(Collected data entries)
■ ■ ■ ■

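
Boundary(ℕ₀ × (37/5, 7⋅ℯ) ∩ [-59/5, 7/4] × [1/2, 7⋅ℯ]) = {0, 1} × [37/5, 7⋅ℯ]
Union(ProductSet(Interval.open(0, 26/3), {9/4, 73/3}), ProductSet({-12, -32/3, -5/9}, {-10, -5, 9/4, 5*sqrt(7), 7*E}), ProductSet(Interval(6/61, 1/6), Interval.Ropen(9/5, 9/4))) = Union(ProductSet({-12, -32/3, -5/9}, {-10, -5, 9/4, 5*sqrt(7), 7*E}), ProductSet(Interval.open(0, 26/3), {9/4, 73/3}), ProductSet(Interval(6/61, 1/6), Interval.Ropen(9/5, 9/4)))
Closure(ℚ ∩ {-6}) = {-6}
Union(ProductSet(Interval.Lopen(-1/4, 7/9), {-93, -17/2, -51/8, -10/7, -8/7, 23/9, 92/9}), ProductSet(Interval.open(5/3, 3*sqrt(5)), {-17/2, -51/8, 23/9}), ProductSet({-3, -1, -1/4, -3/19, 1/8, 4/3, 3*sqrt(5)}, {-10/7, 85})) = Union(ProductSet({-3, -1, -1/4, -3/19, 1/8, 4/3, 3*sqrt(5)}, {-10/7, 85}), ProductSet(Interval.Lopen(-1/4, 7/9), {-93, -17/2, -51/8, -10/7, -8/7, 23/9, 92/9}), ProductSet(Interval.open(5/3, 3*sqrt(5)), {-17/2, -51/8, 23/9}))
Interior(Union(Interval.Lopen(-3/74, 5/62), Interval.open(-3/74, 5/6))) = Interval.open(-3/74, 5/6)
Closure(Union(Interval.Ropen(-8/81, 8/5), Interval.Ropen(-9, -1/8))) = Union(Interval(-9, -1/8), Interval(-8/81, 8/5))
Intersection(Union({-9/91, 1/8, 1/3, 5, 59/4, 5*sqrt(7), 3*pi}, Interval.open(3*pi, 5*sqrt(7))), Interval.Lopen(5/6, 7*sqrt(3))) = Union({5}, Interval(3*pi, 7*sqrt(3)))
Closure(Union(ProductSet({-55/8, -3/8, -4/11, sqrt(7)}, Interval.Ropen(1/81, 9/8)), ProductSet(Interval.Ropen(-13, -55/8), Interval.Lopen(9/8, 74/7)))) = Union(ProductSet({-13, -55/8}, Interval(9/8, 74/7)), ProductSet({-55/8, -3/8, -4/11, sqrt(7)}, Interval(1/81, 9/8)), ProductSet(Interval(-13, -55/8), {9/8, 74/7}), ProductSet(Interval.Ropen(-13, -55/8), Interval.Lopen(9/8, 74/7)))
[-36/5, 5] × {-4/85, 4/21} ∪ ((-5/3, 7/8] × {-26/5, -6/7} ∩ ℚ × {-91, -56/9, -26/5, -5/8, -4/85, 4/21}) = ([-36/5, 5] × {-4/85, 4/21}) ∪ ((ℚ ∩ (-5/3, 7/8]) × {-26/5})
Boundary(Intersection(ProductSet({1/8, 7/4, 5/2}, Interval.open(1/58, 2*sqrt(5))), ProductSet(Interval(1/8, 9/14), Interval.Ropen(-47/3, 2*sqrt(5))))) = ProductSet({1/8}, Interval(1/58, 2*sqrt(5)))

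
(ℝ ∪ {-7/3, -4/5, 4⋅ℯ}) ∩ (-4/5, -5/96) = (-4/5, -5/96)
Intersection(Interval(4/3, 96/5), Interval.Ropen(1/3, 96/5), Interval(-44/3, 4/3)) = {4/3}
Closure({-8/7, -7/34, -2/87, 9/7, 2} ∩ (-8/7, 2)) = {-7/34, -2/87, 9/7}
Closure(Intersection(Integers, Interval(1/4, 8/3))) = Range(1, 3, 1)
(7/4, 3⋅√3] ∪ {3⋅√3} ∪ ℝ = (-∞, ∞)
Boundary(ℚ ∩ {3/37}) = {3/37}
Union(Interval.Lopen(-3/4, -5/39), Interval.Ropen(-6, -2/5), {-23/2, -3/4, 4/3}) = Union({-23/2, 4/3}, Interval(-6, -5/39))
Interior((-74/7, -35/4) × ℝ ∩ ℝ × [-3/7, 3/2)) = (-74/7, -35/4) × (-3/7, 3/2)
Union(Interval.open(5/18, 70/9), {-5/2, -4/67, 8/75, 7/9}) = Union({-5/2, -4/67, 8/75}, Interval.open(5/18, 70/9))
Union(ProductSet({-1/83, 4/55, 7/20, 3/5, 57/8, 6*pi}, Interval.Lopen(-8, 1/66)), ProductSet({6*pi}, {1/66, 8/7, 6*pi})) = Union(ProductSet({6*pi}, {1/66, 8/7, 6*pi}), ProductSet({-1/83, 4/55, 7/20, 3/5, 57/8, 6*pi}, Interval.Lopen(-8, 1/66)))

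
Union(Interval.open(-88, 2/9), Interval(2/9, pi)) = Interval.Lopen(-88, pi)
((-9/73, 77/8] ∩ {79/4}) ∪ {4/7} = {4/7}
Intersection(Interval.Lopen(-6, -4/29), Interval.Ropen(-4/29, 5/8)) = {-4/29}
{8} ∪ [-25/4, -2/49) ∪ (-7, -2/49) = (-7, -2/49) ∪ {8}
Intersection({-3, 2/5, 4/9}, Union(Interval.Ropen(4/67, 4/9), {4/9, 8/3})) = {2/5, 4/9}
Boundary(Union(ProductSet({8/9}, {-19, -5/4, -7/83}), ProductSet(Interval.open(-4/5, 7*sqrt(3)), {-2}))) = Union(ProductSet({8/9}, {-19, -5/4, -7/83}), ProductSet(Interval(-4/5, 7*sqrt(3)), {-2}))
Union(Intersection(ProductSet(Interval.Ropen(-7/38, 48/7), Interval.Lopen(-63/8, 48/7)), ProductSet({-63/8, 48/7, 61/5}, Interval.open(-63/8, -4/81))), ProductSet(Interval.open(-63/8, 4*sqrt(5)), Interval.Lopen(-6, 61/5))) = ProductSet(Interval.open(-63/8, 4*sqrt(5)), Interval.Lopen(-6, 61/5))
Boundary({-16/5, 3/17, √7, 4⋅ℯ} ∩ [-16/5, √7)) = {-16/5, 3/17}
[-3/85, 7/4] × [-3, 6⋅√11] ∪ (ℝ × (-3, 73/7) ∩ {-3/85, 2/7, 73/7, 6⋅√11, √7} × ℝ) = ([-3/85, 7/4] × [-3, 6⋅√11]) ∪ ({-3/85, 2/7, 73/7, 6⋅√11, √7} × (-3, 73/7))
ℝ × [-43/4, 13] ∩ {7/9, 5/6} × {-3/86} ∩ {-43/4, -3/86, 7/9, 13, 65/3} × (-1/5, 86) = {7/9} × {-3/86}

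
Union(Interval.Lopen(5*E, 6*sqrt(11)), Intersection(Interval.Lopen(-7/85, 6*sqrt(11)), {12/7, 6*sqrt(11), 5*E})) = Union({12/7}, Interval(5*E, 6*sqrt(11)))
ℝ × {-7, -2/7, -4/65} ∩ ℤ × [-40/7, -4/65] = ℤ × {-2/7, -4/65}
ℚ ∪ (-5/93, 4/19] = ℚ ∪ [-5/93, 4/19]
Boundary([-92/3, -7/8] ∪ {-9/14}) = {-92/3, -7/8, -9/14}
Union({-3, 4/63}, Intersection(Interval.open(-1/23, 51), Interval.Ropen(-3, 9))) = Union({-3}, Interval.open(-1/23, 9))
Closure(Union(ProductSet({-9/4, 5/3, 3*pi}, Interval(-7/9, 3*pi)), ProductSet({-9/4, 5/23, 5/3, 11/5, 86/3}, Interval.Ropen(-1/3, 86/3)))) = Union(ProductSet({-9/4, 5/3, 3*pi}, Interval(-7/9, 3*pi)), ProductSet({-9/4, 5/23, 5/3, 11/5, 86/3}, Interval(-1/3, 86/3)))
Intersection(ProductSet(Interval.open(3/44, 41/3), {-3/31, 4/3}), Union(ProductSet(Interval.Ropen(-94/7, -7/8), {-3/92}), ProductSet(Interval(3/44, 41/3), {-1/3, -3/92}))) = EmptySet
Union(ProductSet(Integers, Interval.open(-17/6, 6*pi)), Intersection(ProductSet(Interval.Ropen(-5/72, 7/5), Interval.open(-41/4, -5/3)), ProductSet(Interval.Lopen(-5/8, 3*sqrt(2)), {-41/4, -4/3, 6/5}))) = ProductSet(Integers, Interval.open(-17/6, 6*pi))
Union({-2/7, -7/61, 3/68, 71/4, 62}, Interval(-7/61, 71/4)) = Union({-2/7, 62}, Interval(-7/61, 71/4))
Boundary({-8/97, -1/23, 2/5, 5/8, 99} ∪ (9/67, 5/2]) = {-8/97, -1/23, 9/67, 5/2, 99}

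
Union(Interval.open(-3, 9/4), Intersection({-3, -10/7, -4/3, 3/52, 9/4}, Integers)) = Interval.Ropen(-3, 9/4)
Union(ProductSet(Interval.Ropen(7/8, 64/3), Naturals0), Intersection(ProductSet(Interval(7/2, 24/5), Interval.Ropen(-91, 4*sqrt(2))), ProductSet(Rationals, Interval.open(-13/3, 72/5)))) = Union(ProductSet(Intersection(Interval(7/2, 24/5), Rationals), Interval.open(-13/3, 4*sqrt(2))), ProductSet(Interval.Ropen(7/8, 64/3), Naturals0))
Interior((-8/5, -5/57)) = (-8/5, -5/57)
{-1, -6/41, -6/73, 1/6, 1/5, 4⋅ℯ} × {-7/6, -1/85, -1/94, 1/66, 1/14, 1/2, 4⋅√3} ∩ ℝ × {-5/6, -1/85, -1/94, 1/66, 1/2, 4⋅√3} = {-1, -6/41, -6/73, 1/6, 1/5, 4⋅ℯ} × {-1/85, -1/94, 1/66, 1/2, 4⋅√3}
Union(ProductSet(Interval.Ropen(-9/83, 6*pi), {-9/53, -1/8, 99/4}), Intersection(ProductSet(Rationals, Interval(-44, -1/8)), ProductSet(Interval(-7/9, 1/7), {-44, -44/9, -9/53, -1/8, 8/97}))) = Union(ProductSet(Intersection(Interval(-7/9, 1/7), Rationals), {-44, -44/9, -9/53, -1/8}), ProductSet(Interval.Ropen(-9/83, 6*pi), {-9/53, -1/8, 99/4}))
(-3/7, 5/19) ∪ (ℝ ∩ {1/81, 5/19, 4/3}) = (-3/7, 5/19] ∪ {4/3}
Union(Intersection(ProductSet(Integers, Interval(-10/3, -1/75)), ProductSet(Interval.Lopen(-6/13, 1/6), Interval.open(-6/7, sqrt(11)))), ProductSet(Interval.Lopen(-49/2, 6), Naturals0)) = Union(ProductSet(Interval.Lopen(-49/2, 6), Naturals0), ProductSet(Range(0, 1, 1), Interval.Lopen(-6/7, -1/75)))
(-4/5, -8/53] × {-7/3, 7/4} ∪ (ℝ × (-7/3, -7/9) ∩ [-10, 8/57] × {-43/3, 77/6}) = (-4/5, -8/53] × {-7/3, 7/4}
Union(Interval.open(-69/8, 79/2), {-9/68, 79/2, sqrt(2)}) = Interval.Lopen(-69/8, 79/2)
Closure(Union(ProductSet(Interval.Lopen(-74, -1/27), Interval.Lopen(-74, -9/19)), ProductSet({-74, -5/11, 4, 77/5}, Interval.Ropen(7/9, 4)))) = Union(ProductSet({-74, -1/27}, Interval(-74, -9/19)), ProductSet({-74, -5/11, 4, 77/5}, Interval(7/9, 4)), ProductSet(Interval(-74, -1/27), {-74, -9/19}), ProductSet(Interval.Lopen(-74, -1/27), Interval.Lopen(-74, -9/19)))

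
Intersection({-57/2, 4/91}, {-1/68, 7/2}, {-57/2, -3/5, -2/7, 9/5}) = EmptySet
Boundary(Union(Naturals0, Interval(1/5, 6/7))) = Union(Complement(Naturals0, Interval.open(1/5, 6/7)), {1/5, 6/7})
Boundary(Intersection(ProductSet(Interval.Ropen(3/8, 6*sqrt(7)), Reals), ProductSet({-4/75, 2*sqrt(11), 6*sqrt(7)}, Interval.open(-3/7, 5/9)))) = ProductSet({2*sqrt(11)}, Interval(-3/7, 5/9))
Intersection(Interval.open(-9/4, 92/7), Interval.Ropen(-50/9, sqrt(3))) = Interval.open(-9/4, sqrt(3))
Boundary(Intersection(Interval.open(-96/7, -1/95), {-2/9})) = {-2/9}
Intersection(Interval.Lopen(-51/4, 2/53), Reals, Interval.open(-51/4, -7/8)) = Interval.open(-51/4, -7/8)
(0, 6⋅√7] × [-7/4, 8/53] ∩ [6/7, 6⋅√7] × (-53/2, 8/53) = [6/7, 6⋅√7] × [-7/4, 8/53)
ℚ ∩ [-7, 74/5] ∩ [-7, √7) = ℚ ∩ [-7, √7)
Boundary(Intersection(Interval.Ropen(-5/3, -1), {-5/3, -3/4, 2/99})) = {-5/3}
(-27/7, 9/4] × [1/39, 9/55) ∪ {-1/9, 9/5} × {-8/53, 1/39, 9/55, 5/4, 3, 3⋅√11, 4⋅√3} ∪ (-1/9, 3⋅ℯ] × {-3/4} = ((-1/9, 3⋅ℯ] × {-3/4}) ∪ ((-27/7, 9/4] × [1/39, 9/55)) ∪ ({-1/9, 9/5} × {-8/53, 1/39, 9/55, 5/4, 3, 3⋅√11, 4⋅√3})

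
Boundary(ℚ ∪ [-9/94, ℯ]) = (-∞, -9/94] ∪ [ℯ, ∞)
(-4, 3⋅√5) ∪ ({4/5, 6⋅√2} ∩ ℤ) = (-4, 3⋅√5)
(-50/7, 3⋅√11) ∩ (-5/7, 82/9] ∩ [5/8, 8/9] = [5/8, 8/9]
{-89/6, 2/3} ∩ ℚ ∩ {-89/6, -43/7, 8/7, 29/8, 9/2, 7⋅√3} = {-89/6}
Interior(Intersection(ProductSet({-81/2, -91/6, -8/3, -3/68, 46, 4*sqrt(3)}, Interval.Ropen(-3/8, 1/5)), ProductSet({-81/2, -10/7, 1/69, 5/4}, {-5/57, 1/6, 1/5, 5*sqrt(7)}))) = EmptySet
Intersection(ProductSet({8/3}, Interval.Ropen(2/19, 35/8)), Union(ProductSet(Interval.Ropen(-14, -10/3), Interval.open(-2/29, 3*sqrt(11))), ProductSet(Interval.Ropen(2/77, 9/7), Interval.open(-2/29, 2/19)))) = EmptySet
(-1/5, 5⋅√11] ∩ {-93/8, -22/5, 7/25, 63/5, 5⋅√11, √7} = {7/25, 63/5, 5⋅√11, √7}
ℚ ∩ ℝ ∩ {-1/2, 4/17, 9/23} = {-1/2, 4/17, 9/23}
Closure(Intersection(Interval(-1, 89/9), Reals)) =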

■ ■ ■ ■

Where a line in the records above holds the string "Reals", it counts toward the total; give that total alone.

3